§ Directions for this task: All lines holding the word "height" should be located in the records and copied.

═════ Data for review

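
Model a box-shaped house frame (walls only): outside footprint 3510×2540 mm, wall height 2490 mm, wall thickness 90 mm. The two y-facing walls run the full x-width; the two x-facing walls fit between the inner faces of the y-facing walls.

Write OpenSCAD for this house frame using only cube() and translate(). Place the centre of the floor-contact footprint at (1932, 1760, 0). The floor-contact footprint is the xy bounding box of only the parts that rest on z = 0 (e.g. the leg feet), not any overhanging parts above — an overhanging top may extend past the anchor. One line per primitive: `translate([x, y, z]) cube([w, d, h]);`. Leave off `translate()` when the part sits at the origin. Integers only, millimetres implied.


translate([177, 490, 0]) cube([3510, 90, 2490]);
translate([177, 2940, 0]) cube([3510, 90, 2490]);
translate([177, 580, 0]) cube([90, 2360, 2490]);
translate([3597, 580, 0]) cube([90, 2360, 2490]);


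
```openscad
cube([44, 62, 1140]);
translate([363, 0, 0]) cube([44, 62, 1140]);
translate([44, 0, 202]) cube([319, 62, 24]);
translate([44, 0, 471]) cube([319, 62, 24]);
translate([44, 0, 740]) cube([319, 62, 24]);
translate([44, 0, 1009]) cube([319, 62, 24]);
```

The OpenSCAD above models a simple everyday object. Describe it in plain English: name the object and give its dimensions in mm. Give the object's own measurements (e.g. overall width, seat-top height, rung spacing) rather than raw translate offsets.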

══════════

§ Answer area:
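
Model a box-shaped house frame (walls only): outside footprint 3510×2540 mm, wall height 2490 mm, wall thickness 90 mm. The two y-facing walls run the full x-width; the two x-facing walls fit between the inner faces of the y-facing walls.
The OpenSCAD above models a simple everyday object. Describe it in plain English: name the object and give its dimensions in mm. Give the object's own measurements (e.g. overall width, seat-top height, rung spacing) rather than raw translate offsets.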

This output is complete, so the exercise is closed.